Input for this task
####
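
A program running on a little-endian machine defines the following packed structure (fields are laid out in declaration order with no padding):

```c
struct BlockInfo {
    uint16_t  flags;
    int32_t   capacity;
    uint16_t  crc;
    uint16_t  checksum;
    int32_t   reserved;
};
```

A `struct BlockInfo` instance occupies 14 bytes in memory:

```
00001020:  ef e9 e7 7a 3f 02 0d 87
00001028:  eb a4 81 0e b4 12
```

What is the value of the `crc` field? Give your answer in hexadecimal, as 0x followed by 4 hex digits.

0x870D

`crc` follows `flags` (2 B), `capacity` (4 B), so it starts at offset 2 + 4 = 6 and occupies 2 bytes.
Bytes at offsets 6..7: 0D 87.
In little-endian order the low byte comes first in memory.
Reassemble most-significant byte first: 87 0D → 0x870D.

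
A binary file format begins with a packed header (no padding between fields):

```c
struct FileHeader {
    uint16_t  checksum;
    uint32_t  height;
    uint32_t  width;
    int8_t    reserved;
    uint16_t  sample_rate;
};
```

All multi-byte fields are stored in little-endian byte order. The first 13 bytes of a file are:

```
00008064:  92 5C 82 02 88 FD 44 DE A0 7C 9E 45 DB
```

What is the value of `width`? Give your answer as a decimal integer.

`width` follows `checksum` (2 B), `height` (4 B), so it starts at offset 2 + 4 = 6 and occupies 4 bytes.
Bytes at offsets 6..9: 44 DE A0 7C.
Little-endian: lowest address holds the least-significant byte.
Reassemble most-significant byte first: 7C A0 DE 44 → 0x7CA0DE44.
0x7CA0DE44 = 2090917444.

2090917444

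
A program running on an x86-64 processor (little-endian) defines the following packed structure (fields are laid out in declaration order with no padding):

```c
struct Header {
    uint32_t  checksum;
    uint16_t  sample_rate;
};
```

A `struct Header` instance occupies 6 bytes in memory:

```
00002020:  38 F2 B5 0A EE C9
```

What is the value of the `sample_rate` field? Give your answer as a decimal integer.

`sample_rate` follows `checksum` (4 bytes), so it starts at byte offset 4 and occupies 2 bytes.
Bytes at offsets 4..5: EE C9.
In little-endian order the low byte comes first in memory.
Reassemble most-significant byte first: C9 EE → 0xC9EE.
0xC9EE = 51694.

51694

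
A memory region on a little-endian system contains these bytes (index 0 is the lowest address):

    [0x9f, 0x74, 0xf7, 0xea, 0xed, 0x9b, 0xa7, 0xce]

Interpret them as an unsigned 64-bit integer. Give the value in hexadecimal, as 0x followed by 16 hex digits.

In little-endian order the low byte comes first in memory.
Reassemble most-significant byte first: CE A7 9B ED EA F7 74 9F → 0xCEA79BEDEAF7749F.

0xCEA79BEDEAF7749F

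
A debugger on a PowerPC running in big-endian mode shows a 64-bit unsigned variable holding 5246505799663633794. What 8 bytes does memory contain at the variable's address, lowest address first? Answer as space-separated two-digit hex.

5246505799663633794 in hexadecimal, padded to 64 bits, is 0x48CF553A44FA4582.
Split into bytes (most-significant first): 48 CF 55 3A 44 FA 45 82.
In big-endian order the high byte comes first in memory.
So the memory order matches the most-significant-first order: 48 CF 55 3A 44 FA 45 82.

48 CF 55 3A 44 FA 45 82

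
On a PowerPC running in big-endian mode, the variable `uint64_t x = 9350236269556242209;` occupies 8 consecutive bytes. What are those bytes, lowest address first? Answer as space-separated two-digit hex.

9350236269556242209 in hexadecimal, padded to 64 bits, is 0x81C2B658F4DF9721.
Split into bytes (most-significant first): 81 C2 B6 58 F4 DF 97 21.
In big-endian order the high byte comes first in memory.
So the memory order matches the most-significant-first order: 81 C2 B6 58 F4 DF 97 21.

81 C2 B6 58 F4 DF 97 21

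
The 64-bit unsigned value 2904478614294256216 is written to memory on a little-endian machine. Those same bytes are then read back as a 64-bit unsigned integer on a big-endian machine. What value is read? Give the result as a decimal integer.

6366605802614509096

2904478614294256216 in 64-bit hexadecimal is 0x284EC7E93EBA5A58.
Stored little-endian, the bytes at ascending addresses are 58 5A BA 3E E9 C7 4E 28.
Read back as big-endian, the last byte is least significant, giving 0x585ABA3EE9C74E28.
0x585ABA3EE9C74E28 = 6366605802614509096.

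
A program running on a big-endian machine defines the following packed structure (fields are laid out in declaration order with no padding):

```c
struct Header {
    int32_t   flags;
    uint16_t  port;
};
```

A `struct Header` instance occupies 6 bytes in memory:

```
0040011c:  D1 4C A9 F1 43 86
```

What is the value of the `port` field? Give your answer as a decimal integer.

`port` follows `flags` (4 bytes), so it starts at byte offset 4 and occupies 2 bytes.
Bytes at offsets 4..5: 43 86.
Big-endian: lowest address holds the most-significant byte.
The bytes are already most-significant first: 0x4386.
0x4386 = 17286.

17286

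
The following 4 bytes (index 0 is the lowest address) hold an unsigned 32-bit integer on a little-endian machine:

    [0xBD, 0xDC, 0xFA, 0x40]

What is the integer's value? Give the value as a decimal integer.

1090182333

Little-endian: lowest address holds the least-significant byte.
Reassemble most-significant byte first: 40 FA DC BD → 0x40FADCBD.
0x40FADCBD = 1090182333.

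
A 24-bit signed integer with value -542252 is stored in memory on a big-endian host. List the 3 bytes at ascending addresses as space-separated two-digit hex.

Two's complement of -542252 in 24 bits: 542252 = 0x08462C; invert → 0xF7B9D3; add 1 → 0xF7B9D4.
Split into bytes (most-significant first): F7 B9 D4.
Big-endian stores the most-significant byte at the lowest address.
So the memory order matches the most-significant-first order: F7 B9 D4.

F7 B9 D4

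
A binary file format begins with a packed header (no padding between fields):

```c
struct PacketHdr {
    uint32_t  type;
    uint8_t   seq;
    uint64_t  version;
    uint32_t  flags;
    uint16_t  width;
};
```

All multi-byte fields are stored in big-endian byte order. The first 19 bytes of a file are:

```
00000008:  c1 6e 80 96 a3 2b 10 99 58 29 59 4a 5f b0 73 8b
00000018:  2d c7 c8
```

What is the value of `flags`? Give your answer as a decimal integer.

2960362285

`flags` follows `type` (4 B), `seq` (1 B), `version` (8 B), so it starts at offset 4 + 1 + 8 = 13 and occupies 4 bytes.
Bytes at offsets 13..16: B0 73 8B 2D.
Big-endian stores the most-significant byte at the lowest address.
The bytes are already most-significant first: 0xB0738B2D.
0xB0738B2D = 2960362285.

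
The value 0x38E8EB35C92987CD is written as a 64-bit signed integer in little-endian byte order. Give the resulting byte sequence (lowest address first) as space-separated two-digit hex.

CD 87 29 C9 35 EB E8 38

Split into bytes (most-significant first): 38 E8 EB 35 C9 29 87 CD.
Little-endian stores the least-significant byte at the lowest address.
So at ascending addresses the bytes are CD 87 29 C9 35 EB E8 38.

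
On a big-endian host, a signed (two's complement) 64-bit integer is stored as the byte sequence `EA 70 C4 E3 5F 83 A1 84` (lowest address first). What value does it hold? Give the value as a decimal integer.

-1553525390603738748

In big-endian order the high byte comes first in memory.
The bytes are already most-significant first: 0xEA70C4E35F83A184.
Top bit is set, so as a signed 64-bit value this is 0xEA70C4E35F83A184 − 2^64 = -1553525390603738748.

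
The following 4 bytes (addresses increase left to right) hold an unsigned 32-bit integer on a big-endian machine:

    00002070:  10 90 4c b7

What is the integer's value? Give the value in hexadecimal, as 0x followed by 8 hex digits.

Big-endian: lowest address holds the most-significant byte.
The bytes are already most-significant first: 0x10904CB7.

0x10904CB7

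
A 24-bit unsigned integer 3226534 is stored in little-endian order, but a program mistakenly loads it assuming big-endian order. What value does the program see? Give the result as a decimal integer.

3226534 in 24-bit hexadecimal is 0x313BA6.
Stored little-endian, the bytes at ascending addresses are A6 3B 31.
Read back as big-endian, the last byte is least significant, giving 0xA63B31.
0xA63B31 = 10894129.

10894129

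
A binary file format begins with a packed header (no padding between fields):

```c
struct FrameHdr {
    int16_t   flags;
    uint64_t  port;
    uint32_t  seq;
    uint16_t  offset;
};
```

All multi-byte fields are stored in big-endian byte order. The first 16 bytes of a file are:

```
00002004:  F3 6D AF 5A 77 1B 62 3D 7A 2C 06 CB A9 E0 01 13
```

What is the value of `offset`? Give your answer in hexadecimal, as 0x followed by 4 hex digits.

`offset` follows `flags` (2 B), `port` (8 B), `seq` (4 B), so it starts at offset 2 + 8 + 4 = 14 and occupies 2 bytes.
Bytes at offsets 14..15: 01 13.
Big-endian: lowest address holds the most-significant byte.
The bytes are already most-significant first: 0x0113.

0x0113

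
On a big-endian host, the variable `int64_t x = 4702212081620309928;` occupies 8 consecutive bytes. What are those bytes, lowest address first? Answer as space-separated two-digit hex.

4702212081620309928 in hexadecimal, padded to 64 bits, is 0x41419CF98F8757A8.
Split into bytes (most-significant first): 41 41 9C F9 8F 87 57 A8.
Big-endian stores the most-significant byte at the lowest address.
So the memory order matches the most-significant-first order: 41 41 9C F9 8F 87 57 A8.

41 41 9C F9 8F 87 57 A8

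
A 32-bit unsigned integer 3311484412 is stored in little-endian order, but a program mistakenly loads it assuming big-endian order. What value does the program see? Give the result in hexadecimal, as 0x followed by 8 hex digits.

0xFC3D61C5

3311484412 in 32-bit hexadecimal is 0xC5613DFC.
Stored little-endian, the bytes at ascending addresses are FC 3D 61 C5.
Read back as big-endian, the last byte is least significant, giving 0xFC3D61C5.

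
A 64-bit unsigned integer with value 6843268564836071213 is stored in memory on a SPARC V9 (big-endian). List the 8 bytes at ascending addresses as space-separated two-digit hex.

5E F8 2C 80 A5 A6 B7 2D

6843268564836071213 in hexadecimal, padded to 64 bits, is 0x5EF82C80A5A6B72D.
Split into bytes (most-significant first): 5E F8 2C 80 A5 A6 B7 2D.
Big-endian: lowest address holds the most-significant byte.
So the memory order matches the most-significant-first order: 5E F8 2C 80 A5 A6 B7 2D.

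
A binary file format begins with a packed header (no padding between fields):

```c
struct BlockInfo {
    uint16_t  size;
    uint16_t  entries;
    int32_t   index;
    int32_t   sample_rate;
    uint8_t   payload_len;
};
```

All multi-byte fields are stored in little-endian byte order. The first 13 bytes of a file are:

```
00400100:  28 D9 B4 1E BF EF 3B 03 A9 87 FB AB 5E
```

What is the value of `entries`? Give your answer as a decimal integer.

`entries` follows `size` (2 bytes), so it starts at byte offset 2 and occupies 2 bytes.
Bytes at offsets 2..3: B4 1E.
Little-endian: lowest address holds the least-significant byte.
Reassemble most-significant byte first: 1E B4 → 0x1EB4.
0x1EB4 = 7860.

7860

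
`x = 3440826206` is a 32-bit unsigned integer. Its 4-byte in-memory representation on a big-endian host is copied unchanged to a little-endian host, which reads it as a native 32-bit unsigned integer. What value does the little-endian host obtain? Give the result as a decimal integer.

1591154381

3440826206 in 32-bit hexadecimal is 0xCD16D75E.
Stored big-endian, the bytes at ascending addresses are CD 16 D7 5E.
Read back as little-endian, the first byte is least significant, giving 0x5ED716CD.
0x5ED716CD = 1591154381.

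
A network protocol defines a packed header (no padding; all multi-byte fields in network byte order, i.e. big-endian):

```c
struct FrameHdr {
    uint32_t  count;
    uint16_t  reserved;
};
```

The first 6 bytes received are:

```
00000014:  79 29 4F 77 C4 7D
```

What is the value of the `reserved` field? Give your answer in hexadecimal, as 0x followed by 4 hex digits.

`reserved` follows `count` (4 bytes), so it starts at byte offset 4 and occupies 2 bytes.
Bytes at offsets 4..5: C4 7D.
Big-endian stores the most-significant byte at the lowest address.
The bytes are already most-significant first: 0xC47D.

0xC47D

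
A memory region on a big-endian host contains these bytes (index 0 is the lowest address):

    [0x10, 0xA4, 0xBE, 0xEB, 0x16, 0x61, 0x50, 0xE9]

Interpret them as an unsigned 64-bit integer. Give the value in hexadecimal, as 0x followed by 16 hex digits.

Big-endian stores the most-significant byte at the lowest address.
The bytes are already most-significant first: 0x10A4BEEB166150E9.

0x10A4BEEB166150E9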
####
What the exercise asks
If a line in the records above contains the string "declaration", copy that line out.

Answer below
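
A program running on a little-endian machine defines the following packed structure (fields are laid out in declaration order with no padding):
A program running on an x86-64 processor (little-endian) defines the following packed structure (fields are laid out in declaration order with no padding):
A program running on a big-endian machine defines the following packed structure (fields are laid out in declaration order with no padding):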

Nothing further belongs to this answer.